WORK INSTRUCTIONS
The word to look for is "completion". Report every line of the entries below that has it.

EXTRACTED MATERIAL
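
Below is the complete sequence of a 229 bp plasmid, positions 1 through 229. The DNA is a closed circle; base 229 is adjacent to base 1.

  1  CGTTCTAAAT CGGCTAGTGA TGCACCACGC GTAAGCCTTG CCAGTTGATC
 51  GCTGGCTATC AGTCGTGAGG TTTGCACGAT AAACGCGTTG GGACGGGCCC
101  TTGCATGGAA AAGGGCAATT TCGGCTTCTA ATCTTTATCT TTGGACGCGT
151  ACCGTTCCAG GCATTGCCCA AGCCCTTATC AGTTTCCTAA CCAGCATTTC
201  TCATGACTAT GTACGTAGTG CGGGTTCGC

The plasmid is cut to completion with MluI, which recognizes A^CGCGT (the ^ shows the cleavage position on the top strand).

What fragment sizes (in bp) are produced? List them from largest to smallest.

111, 62, 56 bp

MluI sites (ACGCGT) start at positions 27, 83, 145.
MluI cuts after the first base of each site, so after positions 27, 83, 145.
Circular molecule, 3 cuts → 3 fragments:
  28–83 → 56 bp
  84–145 → 62 bp
  146–229 then 1–27 → 84 + 27 = 111 bp
Sorted largest to smallest: 111, 62, 56 bp.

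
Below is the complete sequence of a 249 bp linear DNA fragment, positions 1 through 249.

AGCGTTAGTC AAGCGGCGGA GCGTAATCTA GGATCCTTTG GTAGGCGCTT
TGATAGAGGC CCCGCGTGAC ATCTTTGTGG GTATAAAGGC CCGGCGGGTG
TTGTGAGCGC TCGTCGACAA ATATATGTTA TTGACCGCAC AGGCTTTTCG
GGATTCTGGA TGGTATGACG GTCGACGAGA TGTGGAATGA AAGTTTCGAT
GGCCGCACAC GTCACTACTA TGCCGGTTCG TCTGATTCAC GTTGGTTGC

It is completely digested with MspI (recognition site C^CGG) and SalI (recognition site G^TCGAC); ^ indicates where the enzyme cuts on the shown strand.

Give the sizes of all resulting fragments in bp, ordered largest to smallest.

91, 58, 52, 26, 22 bp

MspI sites (CCGG) start at positions 91, 223.
MspI cuts after the first base of each site, so after positions 91, 223.
SalI sites (GTCGAC) start at positions 113, 171.
SalI cuts after the first base of each site, so after positions 113, 171.
Combined cut positions: 91, 113, 171, 223.
Linear molecule, 4 cuts → 5 fragments:
  1–91 → 91 bp
  92–113 → 22 bp
  114–171 → 58 bp
  172–223 → 52 bp
  224–249 → 26 bp
Sorted largest to smallest: 91, 58, 52, 26, 22 bp.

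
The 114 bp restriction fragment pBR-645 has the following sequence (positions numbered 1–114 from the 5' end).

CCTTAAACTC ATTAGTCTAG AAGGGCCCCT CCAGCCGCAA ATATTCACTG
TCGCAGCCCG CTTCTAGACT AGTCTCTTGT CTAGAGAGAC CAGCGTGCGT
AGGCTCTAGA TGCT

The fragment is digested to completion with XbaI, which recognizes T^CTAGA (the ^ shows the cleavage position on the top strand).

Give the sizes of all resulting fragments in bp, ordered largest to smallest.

47, 25, 17, 16, 9 bp

XbaI sites (TCTAGA) start at positions 16, 63, 80, 105.
XbaI cuts after the first base of each site, so after positions 16, 63, 80, 105.
Linear molecule, 4 cuts → 5 fragments:
  1–16 → 16 bp
  17–63 → 47 bp
  64–80 → 17 bp
  81–105 → 25 bp
  106–114 → 9 bp
Sorted largest to smallest: 47, 25, 17, 16, 9 bp.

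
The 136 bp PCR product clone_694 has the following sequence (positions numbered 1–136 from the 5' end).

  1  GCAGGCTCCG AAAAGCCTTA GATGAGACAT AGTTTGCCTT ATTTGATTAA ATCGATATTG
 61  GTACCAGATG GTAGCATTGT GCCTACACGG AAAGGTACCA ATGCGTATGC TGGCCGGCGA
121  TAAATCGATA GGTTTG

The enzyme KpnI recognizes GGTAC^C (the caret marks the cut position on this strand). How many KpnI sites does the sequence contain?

2

GGTACC occurs starting at positions 60, 94.
KpnI cuts at 2 sites.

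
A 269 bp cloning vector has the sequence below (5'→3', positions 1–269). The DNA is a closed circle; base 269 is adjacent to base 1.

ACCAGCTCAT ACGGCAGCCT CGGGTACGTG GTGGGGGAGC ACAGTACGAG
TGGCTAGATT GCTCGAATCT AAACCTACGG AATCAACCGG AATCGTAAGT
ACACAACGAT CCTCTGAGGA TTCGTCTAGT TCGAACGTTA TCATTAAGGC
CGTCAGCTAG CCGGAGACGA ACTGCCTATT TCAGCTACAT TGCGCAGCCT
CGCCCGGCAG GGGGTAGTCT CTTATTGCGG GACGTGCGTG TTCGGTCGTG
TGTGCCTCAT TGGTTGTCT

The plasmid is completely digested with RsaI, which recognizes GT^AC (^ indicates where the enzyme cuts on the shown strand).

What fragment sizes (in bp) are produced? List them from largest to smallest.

RsaI sites (GTAC) start at positions 24, 44, 99.
RsaI cuts after base 2 of each site, so after positions 25, 45, 100.
Circular molecule, 3 cuts → 3 fragments:
  26–45 → 20 bp
  46–100 → 55 bp
  101–269 then 1–25 → 169 + 25 = 194 bp
Sorted largest to smallest: 194, 55, 20 bp.

194, 55, 20 bp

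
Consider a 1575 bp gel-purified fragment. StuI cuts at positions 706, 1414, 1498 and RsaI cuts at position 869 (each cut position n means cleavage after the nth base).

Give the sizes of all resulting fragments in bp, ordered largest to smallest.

Combined cut positions (sorted): 706, 869, 1414, 1498.
Linear molecule, 4 cuts → 5 fragments:
  706 − 0 = 706 bp
  869 − 706 = 163 bp
  1414 − 869 = 545 bp
  1498 − 1414 = 84 bp
  1575 − 1498 = 77 bp
Sorted largest to smallest: 706, 545, 163, 84, 77 bp.

706, 545, 163, 84, 77 bp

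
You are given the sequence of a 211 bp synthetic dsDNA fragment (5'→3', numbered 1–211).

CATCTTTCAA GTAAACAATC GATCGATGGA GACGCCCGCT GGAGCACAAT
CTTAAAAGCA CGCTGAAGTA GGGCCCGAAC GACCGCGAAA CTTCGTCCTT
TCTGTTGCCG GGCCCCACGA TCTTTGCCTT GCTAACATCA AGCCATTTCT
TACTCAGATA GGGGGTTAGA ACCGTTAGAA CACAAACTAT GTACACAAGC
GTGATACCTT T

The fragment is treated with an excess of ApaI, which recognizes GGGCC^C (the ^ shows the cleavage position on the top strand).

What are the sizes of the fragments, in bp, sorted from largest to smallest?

ApaI sites (GGGCCC) start at positions 71, 110.
ApaI cuts after base 5 of each site (before the last base), so after positions 75, 114.
Linear molecule, 2 cuts → 3 fragments:
  1–75 → 75 bp
  76–114 → 39 bp
  115–211 → 97 bp
Sorted largest to smallest: 97, 75, 39 bp.

97, 75, 39 bp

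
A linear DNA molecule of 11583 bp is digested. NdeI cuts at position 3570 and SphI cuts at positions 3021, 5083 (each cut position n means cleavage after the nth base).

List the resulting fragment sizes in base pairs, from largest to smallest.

Combined cut positions (sorted): 3021, 3570, 5083.
Linear molecule, 3 cuts → 4 fragments:
  3021 − 0 = 3021 bp
  3570 − 3021 = 549 bp
  5083 − 3570 = 1513 bp
  11583 − 5083 = 6500 bp
Sorted largest to smallest: 6500, 3021, 1513, 549 bp.

6500, 3021, 1513, 549 bp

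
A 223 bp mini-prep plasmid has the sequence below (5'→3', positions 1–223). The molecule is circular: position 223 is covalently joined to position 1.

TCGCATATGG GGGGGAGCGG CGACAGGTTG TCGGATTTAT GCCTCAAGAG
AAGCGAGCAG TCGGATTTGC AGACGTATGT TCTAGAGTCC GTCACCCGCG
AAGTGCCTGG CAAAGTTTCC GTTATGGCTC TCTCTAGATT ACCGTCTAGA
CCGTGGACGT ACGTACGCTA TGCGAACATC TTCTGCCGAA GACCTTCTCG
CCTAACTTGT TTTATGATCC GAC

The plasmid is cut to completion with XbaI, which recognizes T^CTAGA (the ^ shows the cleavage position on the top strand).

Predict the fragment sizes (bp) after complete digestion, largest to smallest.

159, 52, 12 bp

XbaI sites (TCTAGA) start at positions 81, 133, 145.
XbaI cuts after the first base of each site, so after positions 81, 133, 145.
Circular molecule, 3 cuts → 3 fragments:
  82–133 → 52 bp
  134–145 → 12 bp
  146–223 then 1–81 → 78 + 81 = 159 bp
Sorted largest to smallest: 159, 52, 12 bp.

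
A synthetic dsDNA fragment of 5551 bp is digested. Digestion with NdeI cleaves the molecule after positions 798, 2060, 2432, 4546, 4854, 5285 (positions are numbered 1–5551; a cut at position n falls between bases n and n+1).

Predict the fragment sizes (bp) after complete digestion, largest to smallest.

2114, 1262, 798, 431, 372, 308, 266 bp

Linear molecule, 6 cuts → 7 fragments:
  798 − 0 = 798 bp
  2060 − 798 = 1262 bp
  2432 − 2060 = 372 bp
  4546 − 2432 = 2114 bp
  4854 − 4546 = 308 bp
  5285 − 4854 = 431 bp
  5551 − 5285 = 266 bp
Sorted largest to smallest: 2114, 1262, 798, 431, 372, 308, 266 bp.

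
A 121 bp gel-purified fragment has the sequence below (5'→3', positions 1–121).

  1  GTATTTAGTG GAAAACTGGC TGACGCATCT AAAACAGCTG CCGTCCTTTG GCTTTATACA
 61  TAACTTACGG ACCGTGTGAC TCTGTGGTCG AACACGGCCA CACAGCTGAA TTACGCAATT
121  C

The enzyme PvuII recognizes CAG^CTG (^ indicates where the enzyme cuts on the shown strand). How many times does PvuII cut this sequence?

2

CAGCTG occurs starting at positions 35, 103.
PvuII cuts at 2 sites.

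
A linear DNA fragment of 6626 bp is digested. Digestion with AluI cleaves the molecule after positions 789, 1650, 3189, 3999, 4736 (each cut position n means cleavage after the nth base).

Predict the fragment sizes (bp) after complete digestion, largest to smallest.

1890, 1539, 861, 810, 789, 737 bp

Linear molecule, 5 cuts → 6 fragments:
  789 − 0 = 789 bp
  1650 − 789 = 861 bp
  3189 − 1650 = 1539 bp
  3999 − 3189 = 810 bp
  4736 − 3999 = 737 bp
  6626 − 4736 = 1890 bp
Sorted largest to smallest: 1890, 1539, 861, 810, 789, 737 bp.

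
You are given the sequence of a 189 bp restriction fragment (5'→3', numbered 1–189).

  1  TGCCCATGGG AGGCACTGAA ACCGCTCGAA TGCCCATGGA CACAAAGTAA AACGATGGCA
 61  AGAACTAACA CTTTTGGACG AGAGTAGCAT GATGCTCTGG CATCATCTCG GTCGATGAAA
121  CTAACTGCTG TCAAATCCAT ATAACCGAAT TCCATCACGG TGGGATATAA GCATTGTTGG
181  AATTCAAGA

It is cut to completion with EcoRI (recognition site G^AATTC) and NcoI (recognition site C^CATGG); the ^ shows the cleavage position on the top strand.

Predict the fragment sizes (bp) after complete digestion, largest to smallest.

EcoRI sites (GAATTC) start at positions 147, 180.
EcoRI cuts after the first base of each site, so after positions 147, 180.
NcoI sites (CCATGG) start at positions 4, 34.
NcoI cuts after the first base of each site, so after positions 4, 34.
Combined cut positions: 4, 34, 147, 180.
Linear molecule, 4 cuts → 5 fragments:
  1–4 → 4 bp
  5–34 → 30 bp
  35–147 → 113 bp
  148–180 → 33 bp
  181–189 → 9 bp
Sorted largest to smallest: 113, 33, 30, 9, 4 bp.

113, 33, 30, 9, 4 bp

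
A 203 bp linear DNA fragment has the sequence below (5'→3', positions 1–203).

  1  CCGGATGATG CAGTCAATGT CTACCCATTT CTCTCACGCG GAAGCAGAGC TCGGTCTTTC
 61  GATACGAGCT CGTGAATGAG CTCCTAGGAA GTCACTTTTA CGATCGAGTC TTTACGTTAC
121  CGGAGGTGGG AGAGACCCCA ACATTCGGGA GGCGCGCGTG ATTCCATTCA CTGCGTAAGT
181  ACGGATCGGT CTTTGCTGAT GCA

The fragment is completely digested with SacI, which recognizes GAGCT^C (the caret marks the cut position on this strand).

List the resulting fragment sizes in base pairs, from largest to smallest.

121, 51, 19, 12 bp

SacI sites (GAGCTC) start at positions 47, 66, 78.
SacI cuts after base 5 of each site (before the last base), so after positions 51, 70, 82.
Linear molecule, 3 cuts → 4 fragments:
  1–51 → 51 bp
  52–70 → 19 bp
  71–82 → 12 bp
  83–203 → 121 bp
Sorted largest to smallest: 121, 51, 19, 12 bp.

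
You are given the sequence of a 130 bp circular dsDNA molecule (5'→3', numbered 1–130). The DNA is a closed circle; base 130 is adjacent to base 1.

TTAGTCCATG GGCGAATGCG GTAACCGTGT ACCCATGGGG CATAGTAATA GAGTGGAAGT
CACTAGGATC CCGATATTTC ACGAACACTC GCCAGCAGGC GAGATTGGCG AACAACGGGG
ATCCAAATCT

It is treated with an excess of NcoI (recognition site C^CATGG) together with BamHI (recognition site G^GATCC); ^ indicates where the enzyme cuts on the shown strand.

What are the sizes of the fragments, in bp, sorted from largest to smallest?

53, 33, 27, 17 bp

NcoI sites (CCATGG) start at positions 6, 33.
NcoI cuts after the first base of each site, so after positions 6, 33.
BamHI sites (GGATCC) start at positions 66, 119.
BamHI cuts after the first base of each site, so after positions 66, 119.
Combined cut positions: 6, 33, 66, 119.
Circular molecule, 4 cuts → 4 fragments:
  7–33 → 27 bp
  34–66 → 33 bp
  67–119 → 53 bp
  120–130 then 1–6 → 11 + 6 = 17 bp
Sorted largest to smallest: 53, 33, 27, 17 bp.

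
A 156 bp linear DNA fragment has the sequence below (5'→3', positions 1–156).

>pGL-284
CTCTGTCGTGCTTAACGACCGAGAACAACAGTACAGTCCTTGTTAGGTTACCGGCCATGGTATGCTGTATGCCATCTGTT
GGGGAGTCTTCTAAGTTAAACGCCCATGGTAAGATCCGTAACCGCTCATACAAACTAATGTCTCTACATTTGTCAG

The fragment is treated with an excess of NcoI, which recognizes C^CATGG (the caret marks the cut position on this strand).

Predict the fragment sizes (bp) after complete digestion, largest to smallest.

NcoI sites (CCATGG) start at positions 55, 104.
NcoI cuts after the first base of each site, so after positions 55, 104.
Linear molecule, 2 cuts → 3 fragments:
  1–55 → 55 bp
  56–104 → 49 bp
  105–156 → 52 bp
Sorted largest to smallest: 55, 52, 49 bp.

55, 52, 49 bp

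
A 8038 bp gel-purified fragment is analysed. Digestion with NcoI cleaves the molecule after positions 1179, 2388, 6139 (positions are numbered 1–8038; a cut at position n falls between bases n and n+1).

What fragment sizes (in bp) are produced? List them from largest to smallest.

Linear molecule, 3 cuts → 4 fragments:
  1179 − 0 = 1179 bp
  2388 − 1179 = 1209 bp
  6139 − 2388 = 3751 bp
  8038 − 6139 = 1899 bp
Sorted largest to smallest: 3751, 1899, 1209, 1179 bp.

3751, 1899, 1209, 1179 bp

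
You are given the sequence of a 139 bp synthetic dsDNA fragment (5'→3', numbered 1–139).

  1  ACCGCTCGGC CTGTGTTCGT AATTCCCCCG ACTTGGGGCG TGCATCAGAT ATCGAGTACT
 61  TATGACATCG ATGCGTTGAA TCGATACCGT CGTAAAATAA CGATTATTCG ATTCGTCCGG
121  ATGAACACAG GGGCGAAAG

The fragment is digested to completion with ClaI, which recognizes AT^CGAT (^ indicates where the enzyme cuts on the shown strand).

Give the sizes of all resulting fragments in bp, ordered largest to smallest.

ClaI sites (ATCGAT) start at positions 67, 80.
ClaI cuts after base 2 of each site, so after positions 68, 81.
Linear molecule, 2 cuts → 3 fragments:
  1–68 → 68 bp
  69–81 → 13 bp
  82–139 → 58 bp
Sorted largest to smallest: 68, 58, 13 bp.

68, 58, 13 bp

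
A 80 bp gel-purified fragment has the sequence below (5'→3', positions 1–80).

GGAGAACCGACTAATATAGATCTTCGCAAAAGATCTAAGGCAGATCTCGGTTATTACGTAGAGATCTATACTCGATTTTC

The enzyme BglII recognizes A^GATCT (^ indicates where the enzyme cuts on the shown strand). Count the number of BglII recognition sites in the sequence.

4

AGATCT occurs starting at positions 18, 31, 42, 62.
BglII cuts at 4 sites.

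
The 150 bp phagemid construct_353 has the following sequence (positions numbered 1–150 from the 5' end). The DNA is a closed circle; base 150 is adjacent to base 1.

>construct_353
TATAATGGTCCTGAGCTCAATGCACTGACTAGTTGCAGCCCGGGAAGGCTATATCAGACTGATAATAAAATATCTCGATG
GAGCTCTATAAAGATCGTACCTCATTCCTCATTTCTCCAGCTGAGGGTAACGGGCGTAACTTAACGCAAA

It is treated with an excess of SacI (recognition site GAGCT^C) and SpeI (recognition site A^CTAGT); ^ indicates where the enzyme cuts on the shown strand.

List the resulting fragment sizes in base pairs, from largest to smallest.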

TASK RESPONSE
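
The plasmid is cut to completion with MluI, which recognizes A^CGCGT (the ^ shows the cleavage position on the top strand).
The fragment is digested to completion with XbaI, which recognizes T^CTAGA (the ^ shows the cleavage position on the top strand).
The plasmid is cut to completion with XbaI, which recognizes T^CTAGA (the ^ shows the cleavage position on the top strand).
It is cut to completion with EcoRI (recognition site G^AATTC) and NcoI (recognition site C^CATGG); the ^ shows the cleavage position on the top strand.
The fragment is digested to completion with ClaI, which recognizes AT^CGAT (^ indicates where the enzyme cuts on the shown strand).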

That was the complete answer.